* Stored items
-- Opening Marker --
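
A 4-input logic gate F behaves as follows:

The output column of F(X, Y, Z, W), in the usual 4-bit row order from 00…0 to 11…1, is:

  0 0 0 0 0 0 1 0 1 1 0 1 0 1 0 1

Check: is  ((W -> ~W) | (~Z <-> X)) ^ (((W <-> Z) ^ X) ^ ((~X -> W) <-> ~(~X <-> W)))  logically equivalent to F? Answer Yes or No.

No

Test each input against both F and the formula:
  X=0, Y=0, Z=0, W=0: formula gives 0, F = 0 ✓
  X=0, Y=0, Z=0, W=1: formula gives 0, F = 0 ✓
  X=0, Y=0, Z=1, W=0: formula gives 1, but F = 0 ✗
Row (0,0,1,0) is a counterexample, so the formula is not equivalent to F.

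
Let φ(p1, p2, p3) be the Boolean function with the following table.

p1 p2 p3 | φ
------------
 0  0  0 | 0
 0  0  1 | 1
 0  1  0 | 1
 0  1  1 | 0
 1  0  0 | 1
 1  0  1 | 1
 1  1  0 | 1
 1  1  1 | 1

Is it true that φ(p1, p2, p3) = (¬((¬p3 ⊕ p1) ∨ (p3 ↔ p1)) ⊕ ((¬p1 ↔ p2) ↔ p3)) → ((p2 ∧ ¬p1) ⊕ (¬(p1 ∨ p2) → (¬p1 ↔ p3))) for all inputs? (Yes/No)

Evaluate (¬((¬p3 ⊕ p1) ∨ (p3 ↔ p1)) ⊕ ((¬p1 ↔ p2) ↔ p3)) → ((p2 ∧ ¬p1) ⊕ (¬(p1 ∨ p2) → (¬p1 ↔ p3))) on each row and compare to φ:
  p1=0, p2=0, p3=0: formula gives 0, φ = 0 ✓
  p1=0, p2=0, p3=1: formula gives 1, φ = 1 ✓
  p1=0, p2=1, p3=0: formula gives 1, φ = 1 ✓
  p1=0, p2=1, p3=1: formula gives 1, but φ = 0 ✗
Since they disagree at (0,1,1), the expression is not a correct formula for φ.

No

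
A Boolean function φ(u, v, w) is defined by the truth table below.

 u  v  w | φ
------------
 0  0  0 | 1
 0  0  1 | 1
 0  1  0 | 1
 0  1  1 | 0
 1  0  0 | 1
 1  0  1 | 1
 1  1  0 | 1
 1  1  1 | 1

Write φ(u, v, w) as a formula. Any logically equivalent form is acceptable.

φ is 0 on exactly one input, (0,1,1), whose minterm is ¬u·v·w. So φ is the negation of that single conjunction.

φ(u, v, w) = ¬((¬u ∧ v) ∧ w)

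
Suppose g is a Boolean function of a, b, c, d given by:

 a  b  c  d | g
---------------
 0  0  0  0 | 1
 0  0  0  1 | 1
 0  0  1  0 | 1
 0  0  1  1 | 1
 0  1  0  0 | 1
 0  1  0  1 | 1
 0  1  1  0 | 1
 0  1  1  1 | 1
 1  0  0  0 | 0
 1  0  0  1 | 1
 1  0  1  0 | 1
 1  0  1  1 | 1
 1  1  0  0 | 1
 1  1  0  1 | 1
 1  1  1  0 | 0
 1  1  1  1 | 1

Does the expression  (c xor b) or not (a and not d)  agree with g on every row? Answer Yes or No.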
-- Closing Marker --
* Task item
Answer with a number alone. It should equal the count of lines in the entries that hold "function".

* Task result
3